_Information given_
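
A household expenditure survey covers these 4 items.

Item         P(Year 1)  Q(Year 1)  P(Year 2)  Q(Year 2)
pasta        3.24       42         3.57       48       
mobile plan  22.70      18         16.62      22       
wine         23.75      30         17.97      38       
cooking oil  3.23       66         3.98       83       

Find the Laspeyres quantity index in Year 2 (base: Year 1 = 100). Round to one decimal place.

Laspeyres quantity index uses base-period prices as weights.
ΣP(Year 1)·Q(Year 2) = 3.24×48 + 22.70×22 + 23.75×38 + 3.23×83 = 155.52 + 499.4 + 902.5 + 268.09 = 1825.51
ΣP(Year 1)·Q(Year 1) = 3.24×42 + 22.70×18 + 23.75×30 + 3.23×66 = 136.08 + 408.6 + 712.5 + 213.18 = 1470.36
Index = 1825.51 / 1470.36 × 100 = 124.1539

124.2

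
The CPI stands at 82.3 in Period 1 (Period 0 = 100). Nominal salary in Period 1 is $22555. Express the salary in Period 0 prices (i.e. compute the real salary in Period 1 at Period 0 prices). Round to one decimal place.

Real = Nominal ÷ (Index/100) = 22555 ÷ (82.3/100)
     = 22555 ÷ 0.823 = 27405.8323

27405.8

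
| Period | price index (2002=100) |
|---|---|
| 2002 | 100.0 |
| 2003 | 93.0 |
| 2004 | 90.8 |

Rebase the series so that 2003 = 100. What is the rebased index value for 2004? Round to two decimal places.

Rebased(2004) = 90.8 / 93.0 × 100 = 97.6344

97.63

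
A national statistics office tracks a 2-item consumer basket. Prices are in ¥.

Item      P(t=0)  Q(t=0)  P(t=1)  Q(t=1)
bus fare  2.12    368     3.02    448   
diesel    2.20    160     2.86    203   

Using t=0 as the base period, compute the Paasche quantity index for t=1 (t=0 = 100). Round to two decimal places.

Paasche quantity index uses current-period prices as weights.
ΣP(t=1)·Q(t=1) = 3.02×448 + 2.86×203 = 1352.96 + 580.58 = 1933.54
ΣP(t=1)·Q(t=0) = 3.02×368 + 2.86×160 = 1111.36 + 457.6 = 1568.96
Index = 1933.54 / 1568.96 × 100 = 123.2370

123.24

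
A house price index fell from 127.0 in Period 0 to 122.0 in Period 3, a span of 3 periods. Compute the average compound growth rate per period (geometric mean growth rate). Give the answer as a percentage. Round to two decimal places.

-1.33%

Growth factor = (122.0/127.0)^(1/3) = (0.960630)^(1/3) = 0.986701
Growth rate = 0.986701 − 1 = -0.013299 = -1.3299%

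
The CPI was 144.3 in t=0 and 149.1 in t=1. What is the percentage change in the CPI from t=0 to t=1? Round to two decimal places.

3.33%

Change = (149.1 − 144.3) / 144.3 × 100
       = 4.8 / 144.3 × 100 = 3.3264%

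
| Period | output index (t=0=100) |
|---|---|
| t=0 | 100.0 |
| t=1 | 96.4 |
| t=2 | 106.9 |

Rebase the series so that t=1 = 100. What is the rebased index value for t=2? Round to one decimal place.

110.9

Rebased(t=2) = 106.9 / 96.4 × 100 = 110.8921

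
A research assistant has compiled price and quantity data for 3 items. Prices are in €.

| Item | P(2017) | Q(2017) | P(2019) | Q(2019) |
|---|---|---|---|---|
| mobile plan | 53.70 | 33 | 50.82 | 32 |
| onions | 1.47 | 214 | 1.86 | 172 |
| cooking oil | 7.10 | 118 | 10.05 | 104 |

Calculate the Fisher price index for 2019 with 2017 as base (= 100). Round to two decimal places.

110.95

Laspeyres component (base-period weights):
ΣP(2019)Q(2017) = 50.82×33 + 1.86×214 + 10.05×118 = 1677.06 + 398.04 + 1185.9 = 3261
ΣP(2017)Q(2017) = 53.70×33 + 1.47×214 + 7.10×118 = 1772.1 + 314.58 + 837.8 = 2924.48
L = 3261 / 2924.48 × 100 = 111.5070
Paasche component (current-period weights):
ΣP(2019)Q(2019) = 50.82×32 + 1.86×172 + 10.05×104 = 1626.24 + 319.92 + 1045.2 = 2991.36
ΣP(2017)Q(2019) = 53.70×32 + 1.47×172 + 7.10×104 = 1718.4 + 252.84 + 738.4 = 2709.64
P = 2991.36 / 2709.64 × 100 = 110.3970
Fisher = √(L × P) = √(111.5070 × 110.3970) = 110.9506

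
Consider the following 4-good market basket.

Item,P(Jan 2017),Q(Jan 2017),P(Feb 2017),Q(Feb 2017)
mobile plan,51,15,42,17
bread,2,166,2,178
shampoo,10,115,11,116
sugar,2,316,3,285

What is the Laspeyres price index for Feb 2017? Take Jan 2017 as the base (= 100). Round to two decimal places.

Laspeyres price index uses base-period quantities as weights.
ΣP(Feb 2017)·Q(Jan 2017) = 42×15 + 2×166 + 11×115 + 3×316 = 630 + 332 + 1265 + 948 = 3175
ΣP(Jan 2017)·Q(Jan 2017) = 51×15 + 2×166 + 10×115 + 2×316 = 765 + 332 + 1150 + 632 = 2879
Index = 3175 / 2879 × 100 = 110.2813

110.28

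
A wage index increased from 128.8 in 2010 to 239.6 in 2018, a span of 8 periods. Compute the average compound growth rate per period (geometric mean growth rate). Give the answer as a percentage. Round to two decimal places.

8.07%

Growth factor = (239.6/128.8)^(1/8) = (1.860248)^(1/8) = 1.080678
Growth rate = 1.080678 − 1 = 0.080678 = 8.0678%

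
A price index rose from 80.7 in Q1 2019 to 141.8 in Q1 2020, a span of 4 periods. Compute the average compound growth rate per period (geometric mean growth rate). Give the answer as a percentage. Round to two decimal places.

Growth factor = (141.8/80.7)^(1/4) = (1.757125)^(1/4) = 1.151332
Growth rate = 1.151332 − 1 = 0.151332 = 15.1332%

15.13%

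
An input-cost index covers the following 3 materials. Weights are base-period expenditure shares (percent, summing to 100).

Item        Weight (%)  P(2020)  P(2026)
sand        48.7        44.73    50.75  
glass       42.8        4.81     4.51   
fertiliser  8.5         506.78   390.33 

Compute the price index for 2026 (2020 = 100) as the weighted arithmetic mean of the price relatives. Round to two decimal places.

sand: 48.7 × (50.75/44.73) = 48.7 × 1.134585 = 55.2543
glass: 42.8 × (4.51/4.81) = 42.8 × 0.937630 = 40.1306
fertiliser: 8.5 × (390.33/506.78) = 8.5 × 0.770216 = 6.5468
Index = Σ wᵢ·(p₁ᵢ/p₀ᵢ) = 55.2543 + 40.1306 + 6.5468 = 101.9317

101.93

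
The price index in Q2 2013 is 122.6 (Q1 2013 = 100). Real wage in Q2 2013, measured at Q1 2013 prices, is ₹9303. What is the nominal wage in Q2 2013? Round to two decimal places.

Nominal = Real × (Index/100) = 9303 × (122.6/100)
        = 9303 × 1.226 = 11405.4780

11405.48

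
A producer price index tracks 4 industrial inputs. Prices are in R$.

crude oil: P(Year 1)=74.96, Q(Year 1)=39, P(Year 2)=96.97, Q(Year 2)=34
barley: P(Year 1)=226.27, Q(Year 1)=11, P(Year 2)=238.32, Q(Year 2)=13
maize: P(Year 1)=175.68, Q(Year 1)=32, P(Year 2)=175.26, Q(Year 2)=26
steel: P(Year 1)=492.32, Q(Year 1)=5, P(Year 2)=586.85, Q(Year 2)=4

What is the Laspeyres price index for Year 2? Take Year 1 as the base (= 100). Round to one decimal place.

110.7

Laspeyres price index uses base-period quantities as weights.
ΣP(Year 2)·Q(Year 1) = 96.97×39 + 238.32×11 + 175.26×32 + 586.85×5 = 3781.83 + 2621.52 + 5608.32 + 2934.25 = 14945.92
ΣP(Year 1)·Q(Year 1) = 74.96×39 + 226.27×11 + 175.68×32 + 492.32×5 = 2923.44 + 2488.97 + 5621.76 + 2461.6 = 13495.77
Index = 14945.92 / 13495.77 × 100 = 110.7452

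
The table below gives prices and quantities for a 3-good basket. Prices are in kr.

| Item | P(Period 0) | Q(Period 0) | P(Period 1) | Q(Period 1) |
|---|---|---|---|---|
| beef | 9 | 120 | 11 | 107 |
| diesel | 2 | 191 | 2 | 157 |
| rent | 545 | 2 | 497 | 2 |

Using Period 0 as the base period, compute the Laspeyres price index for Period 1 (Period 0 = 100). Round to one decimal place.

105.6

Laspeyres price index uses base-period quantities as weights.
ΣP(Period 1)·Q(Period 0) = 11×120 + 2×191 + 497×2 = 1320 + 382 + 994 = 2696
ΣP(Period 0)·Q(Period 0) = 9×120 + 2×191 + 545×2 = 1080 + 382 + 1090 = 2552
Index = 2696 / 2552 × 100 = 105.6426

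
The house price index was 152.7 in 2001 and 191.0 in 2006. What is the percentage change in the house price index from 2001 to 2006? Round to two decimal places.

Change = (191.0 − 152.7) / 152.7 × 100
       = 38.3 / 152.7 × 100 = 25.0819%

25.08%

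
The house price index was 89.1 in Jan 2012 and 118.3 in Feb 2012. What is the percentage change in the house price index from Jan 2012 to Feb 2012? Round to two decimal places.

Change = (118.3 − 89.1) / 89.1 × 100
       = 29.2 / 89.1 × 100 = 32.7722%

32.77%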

_Task description_
Write down again, exactly as given, only the lines above that fall from the line with "1.86 | 172 |" to the line with "10.05 | 104 |", inclusive.

_Response for this exercise_
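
| onions | 1.47 | 214 | 1.86 | 172 |
| cooking oil | 7.10 | 118 | 10.05 | 104 |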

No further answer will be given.